TASK INSTRUCTIONS ▸
Lines of the data that contain the word "Answer" are the ones to copy.

(Collected data)
>>>
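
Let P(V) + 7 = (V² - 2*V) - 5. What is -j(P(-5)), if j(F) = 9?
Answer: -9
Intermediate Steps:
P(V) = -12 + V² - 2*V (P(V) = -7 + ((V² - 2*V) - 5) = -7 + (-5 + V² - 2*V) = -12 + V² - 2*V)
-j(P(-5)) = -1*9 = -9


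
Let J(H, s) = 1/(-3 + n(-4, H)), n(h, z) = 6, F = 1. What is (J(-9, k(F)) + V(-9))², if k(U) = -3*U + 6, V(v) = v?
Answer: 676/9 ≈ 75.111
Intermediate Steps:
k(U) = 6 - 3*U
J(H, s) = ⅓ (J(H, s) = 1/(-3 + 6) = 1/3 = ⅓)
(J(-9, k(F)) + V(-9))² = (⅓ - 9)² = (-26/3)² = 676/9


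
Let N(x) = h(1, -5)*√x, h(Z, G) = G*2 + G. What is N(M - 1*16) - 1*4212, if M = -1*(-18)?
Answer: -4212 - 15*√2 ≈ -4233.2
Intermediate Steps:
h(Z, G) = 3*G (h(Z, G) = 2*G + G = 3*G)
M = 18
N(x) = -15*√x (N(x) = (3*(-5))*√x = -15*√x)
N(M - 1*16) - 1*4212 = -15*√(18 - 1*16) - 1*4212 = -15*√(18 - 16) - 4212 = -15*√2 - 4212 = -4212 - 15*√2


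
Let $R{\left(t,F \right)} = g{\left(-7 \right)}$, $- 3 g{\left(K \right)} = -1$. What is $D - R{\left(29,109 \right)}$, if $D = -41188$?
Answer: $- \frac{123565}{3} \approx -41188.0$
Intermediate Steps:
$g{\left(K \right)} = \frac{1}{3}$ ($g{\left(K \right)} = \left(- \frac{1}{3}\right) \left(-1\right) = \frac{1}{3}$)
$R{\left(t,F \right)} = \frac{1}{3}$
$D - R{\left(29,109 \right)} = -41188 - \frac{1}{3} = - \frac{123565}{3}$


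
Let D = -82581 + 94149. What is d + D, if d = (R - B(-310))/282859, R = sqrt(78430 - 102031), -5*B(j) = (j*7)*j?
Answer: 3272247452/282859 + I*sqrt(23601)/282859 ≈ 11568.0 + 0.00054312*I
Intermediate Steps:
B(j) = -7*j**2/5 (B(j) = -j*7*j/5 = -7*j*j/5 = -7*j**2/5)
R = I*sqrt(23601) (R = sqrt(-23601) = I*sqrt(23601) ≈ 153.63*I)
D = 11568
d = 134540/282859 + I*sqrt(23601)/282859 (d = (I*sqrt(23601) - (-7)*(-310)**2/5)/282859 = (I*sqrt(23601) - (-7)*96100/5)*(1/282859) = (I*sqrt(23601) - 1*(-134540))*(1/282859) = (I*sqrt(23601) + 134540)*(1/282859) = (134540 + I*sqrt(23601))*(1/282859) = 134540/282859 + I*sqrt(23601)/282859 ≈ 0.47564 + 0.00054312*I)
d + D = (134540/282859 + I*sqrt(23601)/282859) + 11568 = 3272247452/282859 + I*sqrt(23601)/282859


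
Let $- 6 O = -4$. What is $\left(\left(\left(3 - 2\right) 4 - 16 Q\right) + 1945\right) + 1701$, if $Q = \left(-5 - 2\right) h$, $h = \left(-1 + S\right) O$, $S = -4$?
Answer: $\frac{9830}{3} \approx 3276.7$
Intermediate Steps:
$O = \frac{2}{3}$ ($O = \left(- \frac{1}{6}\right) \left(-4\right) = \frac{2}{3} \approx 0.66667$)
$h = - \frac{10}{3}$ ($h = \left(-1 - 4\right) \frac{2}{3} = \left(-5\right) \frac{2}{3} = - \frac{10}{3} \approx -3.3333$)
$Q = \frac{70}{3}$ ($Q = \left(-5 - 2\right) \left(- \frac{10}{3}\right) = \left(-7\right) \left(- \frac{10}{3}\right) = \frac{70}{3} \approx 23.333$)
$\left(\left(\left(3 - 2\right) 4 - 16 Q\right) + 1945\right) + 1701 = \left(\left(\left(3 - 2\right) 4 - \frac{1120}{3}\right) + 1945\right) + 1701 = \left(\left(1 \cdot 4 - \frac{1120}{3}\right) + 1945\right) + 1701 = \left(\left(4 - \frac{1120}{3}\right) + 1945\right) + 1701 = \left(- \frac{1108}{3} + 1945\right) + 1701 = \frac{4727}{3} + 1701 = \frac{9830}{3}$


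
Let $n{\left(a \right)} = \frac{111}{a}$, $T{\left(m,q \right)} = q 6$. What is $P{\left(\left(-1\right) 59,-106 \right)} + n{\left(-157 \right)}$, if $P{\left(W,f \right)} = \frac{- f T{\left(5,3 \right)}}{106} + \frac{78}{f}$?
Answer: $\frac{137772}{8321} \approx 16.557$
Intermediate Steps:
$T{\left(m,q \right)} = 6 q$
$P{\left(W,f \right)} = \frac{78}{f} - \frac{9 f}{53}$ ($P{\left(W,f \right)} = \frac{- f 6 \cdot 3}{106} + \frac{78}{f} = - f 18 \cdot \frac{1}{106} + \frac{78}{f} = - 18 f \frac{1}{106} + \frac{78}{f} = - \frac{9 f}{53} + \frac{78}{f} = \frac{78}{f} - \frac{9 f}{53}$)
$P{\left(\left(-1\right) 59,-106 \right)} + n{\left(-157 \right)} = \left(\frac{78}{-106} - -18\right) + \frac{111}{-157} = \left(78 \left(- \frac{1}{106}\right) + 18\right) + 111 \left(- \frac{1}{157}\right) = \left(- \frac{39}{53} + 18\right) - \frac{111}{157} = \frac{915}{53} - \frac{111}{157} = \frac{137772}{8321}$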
<<<
REPLY TO THE TASK ▸
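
Answer: -9
Answer: 676/9 ≈ 75.111
Answer: -4212 - 15*√2 ≈ -4233.2
Answer: $- \frac{123565}{3} \approx -41188.0$
Answer: 3272247452/282859 + I*sqrt(23601)/282859 ≈ 11568.0 + 0.00054312*I
Answer: $\frac{9830}{3} \approx 3276.7$
Answer: $\frac{137772}{8321} \approx 16.557$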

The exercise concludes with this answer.